- _EXERCISE REQUIREMENTS_:
Nothing but the records beneath, reproduced exactly, should appear in the answer.

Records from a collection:
◇ ◇ ◇ ◇ ◇
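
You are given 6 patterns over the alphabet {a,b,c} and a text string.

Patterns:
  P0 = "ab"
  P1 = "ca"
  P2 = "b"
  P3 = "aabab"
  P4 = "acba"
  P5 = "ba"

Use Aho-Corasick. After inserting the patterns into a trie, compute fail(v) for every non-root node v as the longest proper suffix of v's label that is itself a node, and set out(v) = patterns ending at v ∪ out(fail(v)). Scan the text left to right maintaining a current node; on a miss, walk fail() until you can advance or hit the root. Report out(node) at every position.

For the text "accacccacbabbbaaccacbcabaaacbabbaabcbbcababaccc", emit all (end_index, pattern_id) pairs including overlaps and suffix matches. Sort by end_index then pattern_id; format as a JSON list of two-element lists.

Build automaton:
Trie (insert patterns):
  n0 'ε': a→1 b→5 c→3
  n1 'a': a→6 b→2 c→10
  n2 'ab': ·  [P0 ends]
  n3 'c': a→4
  n4 'ca': ·  [P1 ends]
  n5 'b': a→13  [P2 ends]
  n6 'aa': b→7
  n7 'aab': a→8
  n8 'aaba': b→9
  n9 'aabab': ·  [P3 ends]
  n10 'ac': b→11
  n11 'acb': a→12
  n12 'acba': ·  [P4 ends]
  n13 'ba': ·  [P5 ends]

Failure links (BFS by depth):
  n1('a'): parent n0 fail=0; on 'a' 0 → fail=0;  out ∅∪∅=∅
  n3('c'): parent n0 fail=0; on 'c' 0 → fail=0;  out ∅∪∅=∅
  n5('b'): parent n0 fail=0; on 'b' 0 → fail=0;  out {2}∪∅={2}
  n2('ab'): parent n1 fail=0; on 'b' 0 → fail=5;  out {0}∪{2}={0,2}
  n4('ca'): parent n3 fail=0; on 'a' 0 → fail=1;  out {1}∪∅={1}
  n6('aa'): parent n1 fail=0; on 'a' 0 → fail=1;  out ∅∪∅=∅
  n10('ac'): parent n1 fail=0; on 'c' 0 → fail=3;  out ∅∪∅=∅
  n13('ba'): parent n5 fail=0; on 'a' 0 → fail=1;  out {5}∪∅={5}
  n7('aab'): parent n6 fail=1; on 'b' 1 → fail=2;  out ∅∪{0,2}={0,2}
  n11('acb'): parent n10 fail=3; on 'b' 3→0 → fail=5;  out ∅∪{2}={2}
  n8('aaba'): parent n7 fail=2; on 'a' 2→5 → fail=13;  out ∅∪{5}={5}
  n12('acba'): parent n11 fail=5; on 'a' 5 → fail=13;  out {4}∪{5}={4,5}
  n9('aabab'): parent n8 fail=13; on 'b' 13→1 → fail=2;  out {3}∪{0,2}={0,2,3}

Text stream:
[0] read 'a'  n0⇒n1
[1] read 'c'  n1⇒n10
[2] read 'c'  n10⇒n3 (via fail)
[3] read 'a'  n3⇒n4  ** P1@[2:3]
[4] read 'c'  n4⇒n10 (via fail)
[5] read 'c'  n10⇒n3 (via fail)
[6] read 'c'  n3⇒n3 (via fail)
[7] read 'a'  n3⇒n4  ** P1@[6:7]
[8] read 'c'  n4⇒n10 (via fail)
[9] read 'b'  n10⇒n11  ** P2@[9:9]
[10] read 'a'  n11⇒n12  ** P4@[7:10],P5@[9:10]
[11] read 'b'  n12⇒n2 (via fail)  ** P0@[10:11],P2@[11:11]
[12] read 'b'  n2⇒n5 (via fail)  ** P2@[12:12]
[13] read 'b'  n5⇒n5 (via fail)  ** P2@[13:13]
[14] read 'a'  n5⇒n13  ** P5@[13:14]
[15] read 'a'  n13⇒n6 (via fail)
[16] read 'c'  n6⇒n10 (via fail)
[17] read 'c'  n10⇒n3 (via fail)
[18] read 'a'  n3⇒n4  ** P1@[17:18]
[19] read 'c'  n4⇒n10 (via fail)
[20] read 'b'  n10⇒n11  ** P2@[20:20]
[21] read 'c'  n11⇒n3 (via fail)
[22] read 'a'  n3⇒n4  ** P1@[21:22]
[23] read 'b'  n4⇒n2 (via fail)  ** P0@[22:23],P2@[23:23]
[24] read 'a'  n2⇒n13 (via fail)  ** P5@[23:24]
[25] read 'a'  n13⇒n6 (via fail)
[26] read 'a'  n6⇒n6 (via fail)
[27] read 'c'  n6⇒n10 (via fail)
[28] read 'b'  n10⇒n11  ** P2@[28:28]
[29] read 'a'  n11⇒n12  ** P4@[26:29],P5@[28:29]
[30] read 'b'  n12⇒n2 (via fail)  ** P0@[29:30],P2@[30:30]
[31] read 'b'  n2⇒n5 (via fail)  ** P2@[31:31]
[32] read 'a'  n5⇒n13  ** P5@[31:32]
[33] read 'a'  n13⇒n6 (via fail)
[34] read 'b'  n6⇒n7  ** P0@[33:34],P2@[34:34]
[35] read 'c'  n7⇒n3 (via fail)
[36] read 'b'  n3⇒n5 (via fail)  ** P2@[36:36]
[37] read 'b'  n5⇒n5 (via fail)  ** P2@[37:37]
[38] read 'c'  n5⇒n3 (via fail)
[39] read 'a'  n3⇒n4  ** P1@[38:39]
[40] read 'b'  n4⇒n2 (via fail)  ** P0@[39:40],P2@[40:40]
[41] read 'a'  n2⇒n13 (via fail)  ** P5@[40:41]
[42] read 'b'  n13⇒n2 (via fail)  ** P0@[41:42],P2@[42:42]
[43] read 'a'  n2⇒n13 (via fail)  ** P5@[42:43]
[44] read 'c'  n13⇒n10 (via fail)
[45] read 'c'  n10⇒n3 (via fail)
[46] read 'c'  n3⇒n3 (via fail)

Result: [[3,1],[7,1],[9,2],[10,4],[10,5],[11,0],[11,2],[12,2],[13,2],[14,5],[18,1],[20,2],[22,1],[23,0],[23,2],[24,5],[28,2],[29,4],[29,5],[30,0],[30,2],[31,2],[32,5],[34,0],[34,2],[36,2],[37,2],[39,1],[40,0],[40,2],[41,5],[42,0],[42,2],[43,5]]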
◇ ◇ ◇ ◇ ◇
- _OUTPUT_:
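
You are given 6 patterns over the alphabet {a,b,c} and a text string.

Patterns:
  P0 = "ab"
  P1 = "ca"
  P2 = "b"
  P3 = "aabab"
  P4 = "acba"
  P5 = "ba"

Use Aho-Corasick. After inserting the patterns into a trie, compute fail(v) for every non-root node v as the longest proper suffix of v's label that is itself a node, and set out(v) = patterns ending at v ∪ out(fail(v)). Scan the text left to right maintaining a current node; on a miss, walk fail() until you can advance or hit the root. Report out(node) at every position.

For the text "accacccacbabbbaaccacbcabaaacbabbaabcbbcababaccc", emit all (end_index, pattern_id) pairs including overlaps and suffix matches. Sort by end_index then pattern_id; format as a JSON list of two-element lists.

Build automaton:
Trie (insert patterns):
  n0 'ε': a→1 b→5 c→3
  n1 'a': a→6 b→2 c→10
  n2 'ab': ·  [P0 ends]
  n3 'c': a→4
  n4 'ca': ·  [P1 ends]
  n5 'b': a→13  [P2 ends]
  n6 'aa': b→7
  n7 'aab': a→8
  n8 'aaba': b→9
  n9 'aabab': ·  [P3 ends]
  n10 'ac': b→11
  n11 'acb': a→12
  n12 'acba': ·  [P4 ends]
  n13 'ba': ·  [P5 ends]

Failure links (BFS by depth):
  n1('a'): parent n0 fail=0; on 'a' 0 → fail=0;  out ∅∪∅=∅
  n3('c'): parent n0 fail=0; on 'c' 0 → fail=0;  out ∅∪∅=∅
  n5('b'): parent n0 fail=0; on 'b' 0 → fail=0;  out {2}∪∅={2}
  n2('ab'): parent n1 fail=0; on 'b' 0 → fail=5;  out {0}∪{2}={0,2}
  n4('ca'): parent n3 fail=0; on 'a' 0 → fail=1;  out {1}∪∅={1}
  n6('aa'): parent n1 fail=0; on 'a' 0 → fail=1;  out ∅∪∅=∅
  n10('ac'): parent n1 fail=0; on 'c' 0 → fail=3;  out ∅∪∅=∅
  n13('ba'): parent n5 fail=0; on 'a' 0 → fail=1;  out {5}∪∅={5}
  n7('aab'): parent n6 fail=1; on 'b' 1 → fail=2;  out ∅∪{0,2}={0,2}
  n11('acb'): parent n10 fail=3; on 'b' 3→0 → fail=5;  out ∅∪{2}={2}
  n8('aaba'): parent n7 fail=2; on 'a' 2→5 → fail=13;  out ∅∪{5}={5}
  n12('acba'): parent n11 fail=5; on 'a' 5 → fail=13;  out {4}∪{5}={4,5}
  n9('aabab'): parent n8 fail=13; on 'b' 13→1 → fail=2;  out {3}∪{0,2}={0,2,3}

Text stream:
[0] read 'a'  n0⇒n1
[1] read 'c'  n1⇒n10
[2] read 'c'  n10⇒n3 (via fail)
[3] read 'a'  n3⇒n4  ** P1@[2:3]
[4] read 'c'  n4⇒n10 (via fail)
[5] read 'c'  n10⇒n3 (via fail)
[6] read 'c'  n3⇒n3 (via fail)
[7] read 'a'  n3⇒n4  ** P1@[6:7]
[8] read 'c'  n4⇒n10 (via fail)
[9] read 'b'  n10⇒n11  ** P2@[9:9]
[10] read 'a'  n11⇒n12  ** P4@[7:10],P5@[9:10]
[11] read 'b'  n12⇒n2 (via fail)  ** P0@[10:11],P2@[11:11]
[12] read 'b'  n2⇒n5 (via fail)  ** P2@[12:12]
[13] read 'b'  n5⇒n5 (via fail)  ** P2@[13:13]
[14] read 'a'  n5⇒n13  ** P5@[13:14]
[15] read 'a'  n13⇒n6 (via fail)
[16] read 'c'  n6⇒n10 (via fail)
[17] read 'c'  n10⇒n3 (via fail)
[18] read 'a'  n3⇒n4  ** P1@[17:18]
[19] read 'c'  n4⇒n10 (via fail)
[20] read 'b'  n10⇒n11  ** P2@[20:20]
[21] read 'c'  n11⇒n3 (via fail)
[22] read 'a'  n3⇒n4  ** P1@[21:22]
[23] read 'b'  n4⇒n2 (via fail)  ** P0@[22:23],P2@[23:23]
[24] read 'a'  n2⇒n13 (via fail)  ** P5@[23:24]
[25] read 'a'  n13⇒n6 (via fail)
[26] read 'a'  n6⇒n6 (via fail)
[27] read 'c'  n6⇒n10 (via fail)
[28] read 'b'  n10⇒n11  ** P2@[28:28]
[29] read 'a'  n11⇒n12  ** P4@[26:29],P5@[28:29]
[30] read 'b'  n12⇒n2 (via fail)  ** P0@[29:30],P2@[30:30]
[31] read 'b'  n2⇒n5 (via fail)  ** P2@[31:31]
[32] read 'a'  n5⇒n13  ** P5@[31:32]
[33] read 'a'  n13⇒n6 (via fail)
[34] read 'b'  n6⇒n7  ** P0@[33:34],P2@[34:34]
[35] read 'c'  n7⇒n3 (via fail)
[36] read 'b'  n3⇒n5 (via fail)  ** P2@[36:36]
[37] read 'b'  n5⇒n5 (via fail)  ** P2@[37:37]
[38] read 'c'  n5⇒n3 (via fail)
[39] read 'a'  n3⇒n4  ** P1@[38:39]
[40] read 'b'  n4⇒n2 (via fail)  ** P0@[39:40],P2@[40:40]
[41] read 'a'  n2⇒n13 (via fail)  ** P5@[40:41]
[42] read 'b'  n13⇒n2 (via fail)  ** P0@[41:42],P2@[42:42]
[43] read 'a'  n2⇒n13 (via fail)  ** P5@[42:43]
[44] read 'c'  n13⇒n10 (via fail)
[45] read 'c'  n10⇒n3 (via fail)
[46] read 'c'  n3⇒n3 (via fail)

Result: [[3,1],[7,1],[9,2],[10,4],[10,5],[11,0],[11,2],[12,2],[13,2],[14,5],[18,1],[20,2],[22,1],[23,0],[23,2],[24,5],[28,2],[29,4],[29,5],[30,0],[30,2],[31,2],[32,5],[34,0],[34,2],[36,2],[37,2],[39,1],[40,0],[40,2],[41,5],[42,0],[42,2],[43,5]]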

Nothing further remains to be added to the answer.